## Provided data
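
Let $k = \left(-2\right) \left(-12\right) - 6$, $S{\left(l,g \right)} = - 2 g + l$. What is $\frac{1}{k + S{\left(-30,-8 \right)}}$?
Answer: $\frac{1}{4} \approx 0.25$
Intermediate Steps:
$S{\left(l,g \right)} = l - 2 g$
$k = 18$ ($k = 24 - 6 = 18$)
$\frac{1}{k + S{\left(-30,-8 \right)}} = \frac{1}{18 - 14} = \frac{1}{4}$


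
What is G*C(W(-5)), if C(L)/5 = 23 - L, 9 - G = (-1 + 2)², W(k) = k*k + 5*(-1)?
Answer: 120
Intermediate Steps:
W(k) = -5 + k² (W(k) = k² - 5 = -5 + k²)
G = 8 (G = 9 - (-1 + 2)² = 9 - 1*1² = 9 - 1*1 = 9 - 1 = 8)
C(L) = 115 - 5*L (C(L) = 5*(23 - L) = 115 - 5*L)
G*C(W(-5)) = 8*(115 - 5*(-5 + (-5)²)) = 8*(115 - 5*(-5 + 25)) = 8*(115 - 5*20) = 8*(115 - 100) = 8*15 = 120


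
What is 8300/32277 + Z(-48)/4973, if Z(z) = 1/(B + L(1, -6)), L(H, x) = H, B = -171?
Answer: 7016870723/27287298570 ≈ 0.25715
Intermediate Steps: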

## Description of the task
Word for word, copy the listing above in its entirety.

## Expected answer
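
Let $k = \left(-2\right) \left(-12\right) - 6$, $S{\left(l,g \right)} = - 2 g + l$. What is $\frac{1}{k + S{\left(-30,-8 \right)}}$?
Answer: $\frac{1}{4} \approx 0.25$
Intermediate Steps:
$S{\left(l,g \right)} = l - 2 g$
$k = 18$ ($k = 24 - 6 = 18$)
$\frac{1}{k + S{\left(-30,-8 \right)}} = \frac{1}{18 - 14} = \frac{1}{4}$


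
What is G*C(W(-5)), if C(L)/5 = 23 - L, 9 - G = (-1 + 2)², W(k) = k*k + 5*(-1)?
Answer: 120
Intermediate Steps:
W(k) = -5 + k² (W(k) = k² - 5 = -5 + k²)
G = 8 (G = 9 - (-1 + 2)² = 9 - 1*1² = 9 - 1*1 = 9 - 1 = 8)
C(L) = 115 - 5*L (C(L) = 5*(23 - L) = 115 - 5*L)
G*C(W(-5)) = 8*(115 - 5*(-5 + (-5)²)) = 8*(115 - 5*(-5 + 25)) = 8*(115 - 5*20) = 8*(115 - 100) = 8*15 = 120


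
What is 8300/32277 + Z(-48)/4973, if Z(z) = 1/(B + L(1, -6)), L(H, x) = H, B = -171?
Answer: 7016870723/27287298570 ≈ 0.25715
Intermediate Steps: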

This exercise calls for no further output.